[Opening Data shown section]

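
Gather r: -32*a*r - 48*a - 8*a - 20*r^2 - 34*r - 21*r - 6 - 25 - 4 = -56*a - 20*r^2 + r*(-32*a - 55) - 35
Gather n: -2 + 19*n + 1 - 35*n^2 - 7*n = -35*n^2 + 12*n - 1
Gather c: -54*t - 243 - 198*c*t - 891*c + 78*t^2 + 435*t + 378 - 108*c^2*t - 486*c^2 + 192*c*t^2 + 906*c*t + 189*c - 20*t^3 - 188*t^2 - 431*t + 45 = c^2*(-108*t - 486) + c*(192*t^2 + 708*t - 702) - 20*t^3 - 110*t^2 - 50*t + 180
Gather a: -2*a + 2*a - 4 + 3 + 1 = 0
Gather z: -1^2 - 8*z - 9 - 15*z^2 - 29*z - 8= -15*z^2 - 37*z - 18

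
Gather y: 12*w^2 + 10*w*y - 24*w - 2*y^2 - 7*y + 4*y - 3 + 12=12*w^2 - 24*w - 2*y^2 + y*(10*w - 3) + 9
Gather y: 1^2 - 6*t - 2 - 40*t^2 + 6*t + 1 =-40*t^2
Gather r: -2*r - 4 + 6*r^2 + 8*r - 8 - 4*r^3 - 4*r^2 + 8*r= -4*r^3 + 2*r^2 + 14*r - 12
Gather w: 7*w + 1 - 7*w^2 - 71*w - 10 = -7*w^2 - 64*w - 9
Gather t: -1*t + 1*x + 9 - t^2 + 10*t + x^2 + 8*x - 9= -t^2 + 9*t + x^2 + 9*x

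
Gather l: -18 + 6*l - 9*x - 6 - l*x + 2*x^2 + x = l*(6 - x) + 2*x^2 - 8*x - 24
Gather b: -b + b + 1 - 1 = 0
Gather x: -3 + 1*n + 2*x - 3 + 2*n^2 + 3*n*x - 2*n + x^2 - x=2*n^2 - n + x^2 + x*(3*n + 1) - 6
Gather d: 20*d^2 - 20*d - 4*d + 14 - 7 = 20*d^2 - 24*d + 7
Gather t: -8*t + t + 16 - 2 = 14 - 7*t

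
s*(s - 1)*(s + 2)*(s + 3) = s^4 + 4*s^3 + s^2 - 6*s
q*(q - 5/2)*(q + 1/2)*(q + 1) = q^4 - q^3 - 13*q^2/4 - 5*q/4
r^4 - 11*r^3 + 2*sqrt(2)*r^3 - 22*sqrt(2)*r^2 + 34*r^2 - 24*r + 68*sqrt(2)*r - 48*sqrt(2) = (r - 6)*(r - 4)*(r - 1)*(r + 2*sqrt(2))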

[Closing Data shown section]

**Assigned task**
Each line from the one containing "s*(s - 1)*(s + 2)*(s" down to the last line of the material above is to be transcribed exactly, with nothing else included.

**Solution to the problem**
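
s*(s - 1)*(s + 2)*(s + 3) = s^4 + 4*s^3 + s^2 - 6*s
q*(q - 5/2)*(q + 1/2)*(q + 1) = q^4 - q^3 - 13*q^2/4 - 5*q/4
r^4 - 11*r^3 + 2*sqrt(2)*r^3 - 22*sqrt(2)*r^2 + 34*r^2 - 24*r + 68*sqrt(2)*r - 48*sqrt(2) = (r - 6)*(r - 4)*(r - 1)*(r + 2*sqrt(2))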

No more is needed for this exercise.